→ **ACTION ITEM**
In the records below, find the line that contains "Consider the CCS" and the line that contains "CCS semantics: a.R". Set down exactly those lines and every line between them, and nothing more.

→ **EXTRACTED INFORMATION**

───

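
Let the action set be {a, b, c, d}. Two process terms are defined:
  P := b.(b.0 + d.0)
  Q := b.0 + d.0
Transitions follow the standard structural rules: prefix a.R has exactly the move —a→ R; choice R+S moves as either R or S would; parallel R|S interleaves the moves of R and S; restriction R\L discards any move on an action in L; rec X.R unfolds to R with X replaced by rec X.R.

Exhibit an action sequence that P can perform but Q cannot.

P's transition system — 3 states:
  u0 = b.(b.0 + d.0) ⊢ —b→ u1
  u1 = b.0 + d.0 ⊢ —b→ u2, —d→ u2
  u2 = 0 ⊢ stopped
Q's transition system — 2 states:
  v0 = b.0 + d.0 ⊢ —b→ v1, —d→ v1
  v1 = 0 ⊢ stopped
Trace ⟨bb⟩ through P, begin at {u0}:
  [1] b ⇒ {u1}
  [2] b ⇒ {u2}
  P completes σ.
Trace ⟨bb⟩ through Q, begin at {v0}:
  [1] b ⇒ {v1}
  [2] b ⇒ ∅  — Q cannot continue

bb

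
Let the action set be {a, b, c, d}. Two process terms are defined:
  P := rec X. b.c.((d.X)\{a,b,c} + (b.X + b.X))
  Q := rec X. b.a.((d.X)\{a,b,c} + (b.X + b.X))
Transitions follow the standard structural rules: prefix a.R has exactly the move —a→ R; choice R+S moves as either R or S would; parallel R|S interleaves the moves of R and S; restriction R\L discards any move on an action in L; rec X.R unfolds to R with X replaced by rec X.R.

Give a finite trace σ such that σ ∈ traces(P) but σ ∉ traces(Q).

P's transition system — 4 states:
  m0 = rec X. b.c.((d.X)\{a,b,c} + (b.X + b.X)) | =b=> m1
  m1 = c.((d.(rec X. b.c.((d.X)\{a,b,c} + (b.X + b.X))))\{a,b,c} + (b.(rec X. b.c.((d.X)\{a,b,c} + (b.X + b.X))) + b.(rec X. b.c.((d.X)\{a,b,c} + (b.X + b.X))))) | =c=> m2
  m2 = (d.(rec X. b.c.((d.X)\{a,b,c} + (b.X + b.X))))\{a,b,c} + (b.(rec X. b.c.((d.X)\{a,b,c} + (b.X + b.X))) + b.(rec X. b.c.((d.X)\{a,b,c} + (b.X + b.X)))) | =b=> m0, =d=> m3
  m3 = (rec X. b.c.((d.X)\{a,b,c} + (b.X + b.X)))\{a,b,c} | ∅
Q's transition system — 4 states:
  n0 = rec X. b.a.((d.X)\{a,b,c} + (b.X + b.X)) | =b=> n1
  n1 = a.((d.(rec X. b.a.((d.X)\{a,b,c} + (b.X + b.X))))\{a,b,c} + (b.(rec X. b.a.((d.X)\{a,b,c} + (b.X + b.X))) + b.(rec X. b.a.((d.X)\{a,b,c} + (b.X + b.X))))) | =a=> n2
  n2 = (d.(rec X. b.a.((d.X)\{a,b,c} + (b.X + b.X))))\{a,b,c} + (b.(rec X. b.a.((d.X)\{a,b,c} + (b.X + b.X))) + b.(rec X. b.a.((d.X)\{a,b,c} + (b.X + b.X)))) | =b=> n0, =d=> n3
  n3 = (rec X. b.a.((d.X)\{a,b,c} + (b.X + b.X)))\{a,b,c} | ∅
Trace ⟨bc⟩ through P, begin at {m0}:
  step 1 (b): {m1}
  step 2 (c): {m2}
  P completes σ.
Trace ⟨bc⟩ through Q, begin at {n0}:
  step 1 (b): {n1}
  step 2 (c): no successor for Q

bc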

───

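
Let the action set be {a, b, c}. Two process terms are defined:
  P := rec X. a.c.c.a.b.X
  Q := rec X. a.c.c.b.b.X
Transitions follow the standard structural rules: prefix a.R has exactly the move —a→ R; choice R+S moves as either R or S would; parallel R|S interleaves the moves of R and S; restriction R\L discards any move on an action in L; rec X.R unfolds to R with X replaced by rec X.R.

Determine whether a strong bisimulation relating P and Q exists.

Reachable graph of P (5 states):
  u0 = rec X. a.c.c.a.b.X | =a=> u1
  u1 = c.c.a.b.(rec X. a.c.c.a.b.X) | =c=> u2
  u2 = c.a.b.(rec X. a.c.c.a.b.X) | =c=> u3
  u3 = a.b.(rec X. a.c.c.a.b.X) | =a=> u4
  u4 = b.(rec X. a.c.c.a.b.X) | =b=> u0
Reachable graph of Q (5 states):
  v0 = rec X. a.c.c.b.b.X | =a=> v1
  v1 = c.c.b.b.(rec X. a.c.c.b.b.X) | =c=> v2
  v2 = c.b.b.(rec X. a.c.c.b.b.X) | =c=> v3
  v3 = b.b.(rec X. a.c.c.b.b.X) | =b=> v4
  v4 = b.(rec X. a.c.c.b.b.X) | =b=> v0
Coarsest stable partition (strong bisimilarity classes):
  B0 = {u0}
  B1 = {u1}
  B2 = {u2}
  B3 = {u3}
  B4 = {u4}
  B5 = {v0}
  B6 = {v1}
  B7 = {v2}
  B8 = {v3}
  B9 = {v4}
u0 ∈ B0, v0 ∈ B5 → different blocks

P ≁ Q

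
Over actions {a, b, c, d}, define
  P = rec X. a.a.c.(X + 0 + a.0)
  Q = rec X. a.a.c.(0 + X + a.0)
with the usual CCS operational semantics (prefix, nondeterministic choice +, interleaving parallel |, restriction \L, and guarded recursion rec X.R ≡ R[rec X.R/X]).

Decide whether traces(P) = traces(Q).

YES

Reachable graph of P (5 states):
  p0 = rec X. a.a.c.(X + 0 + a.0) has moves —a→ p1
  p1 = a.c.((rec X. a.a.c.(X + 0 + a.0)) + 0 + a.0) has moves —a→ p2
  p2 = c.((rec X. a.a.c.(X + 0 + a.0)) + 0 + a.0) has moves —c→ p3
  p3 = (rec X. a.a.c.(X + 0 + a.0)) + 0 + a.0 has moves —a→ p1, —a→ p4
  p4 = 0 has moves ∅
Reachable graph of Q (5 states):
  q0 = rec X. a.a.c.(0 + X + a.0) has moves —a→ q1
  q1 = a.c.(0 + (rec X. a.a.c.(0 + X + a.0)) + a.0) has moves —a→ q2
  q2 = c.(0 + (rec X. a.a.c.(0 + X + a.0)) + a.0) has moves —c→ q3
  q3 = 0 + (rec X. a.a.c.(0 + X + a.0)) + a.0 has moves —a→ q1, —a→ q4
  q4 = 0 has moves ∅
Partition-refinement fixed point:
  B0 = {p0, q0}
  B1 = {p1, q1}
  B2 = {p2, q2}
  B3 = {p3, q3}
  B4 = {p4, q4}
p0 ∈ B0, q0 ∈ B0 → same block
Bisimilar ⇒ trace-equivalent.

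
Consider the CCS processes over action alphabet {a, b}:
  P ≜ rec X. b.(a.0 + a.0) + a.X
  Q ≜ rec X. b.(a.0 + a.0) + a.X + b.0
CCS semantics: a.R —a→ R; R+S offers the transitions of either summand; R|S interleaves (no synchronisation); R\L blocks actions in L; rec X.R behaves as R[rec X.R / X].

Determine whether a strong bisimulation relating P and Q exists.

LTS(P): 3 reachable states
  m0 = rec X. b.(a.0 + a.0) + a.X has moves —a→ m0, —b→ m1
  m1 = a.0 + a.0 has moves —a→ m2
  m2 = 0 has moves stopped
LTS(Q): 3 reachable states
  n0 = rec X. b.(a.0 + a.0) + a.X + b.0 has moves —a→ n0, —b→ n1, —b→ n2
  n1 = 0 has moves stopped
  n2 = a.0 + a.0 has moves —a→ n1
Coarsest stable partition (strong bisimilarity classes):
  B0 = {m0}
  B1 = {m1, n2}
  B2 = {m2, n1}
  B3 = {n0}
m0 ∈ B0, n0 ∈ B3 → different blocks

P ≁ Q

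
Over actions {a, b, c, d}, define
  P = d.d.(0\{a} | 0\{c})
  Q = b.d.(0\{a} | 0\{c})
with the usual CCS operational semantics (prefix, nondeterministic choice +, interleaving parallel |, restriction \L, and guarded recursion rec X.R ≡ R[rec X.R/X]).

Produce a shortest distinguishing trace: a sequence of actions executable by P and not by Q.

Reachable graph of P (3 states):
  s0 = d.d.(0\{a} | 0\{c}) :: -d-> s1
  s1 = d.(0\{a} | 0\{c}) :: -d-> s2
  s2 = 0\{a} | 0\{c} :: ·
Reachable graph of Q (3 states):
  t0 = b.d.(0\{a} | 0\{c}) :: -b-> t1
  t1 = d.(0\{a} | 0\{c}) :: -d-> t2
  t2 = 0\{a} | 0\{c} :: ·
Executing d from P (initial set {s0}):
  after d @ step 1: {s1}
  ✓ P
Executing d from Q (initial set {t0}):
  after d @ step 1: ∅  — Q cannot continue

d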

───

→ **RESPONSE AREA**
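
Consider the CCS processes over action alphabet {a, b}:
  P ≜ rec X. b.(a.0 + a.0) + a.X
  Q ≜ rec X. b.(a.0 + a.0) + a.X + b.0
CCS semantics: a.R —a→ R; R+S offers the transitions of either summand; R|S interleaves (no synchronisation); R\L blocks actions in L; rec X.R behaves as R[rec X.R / X].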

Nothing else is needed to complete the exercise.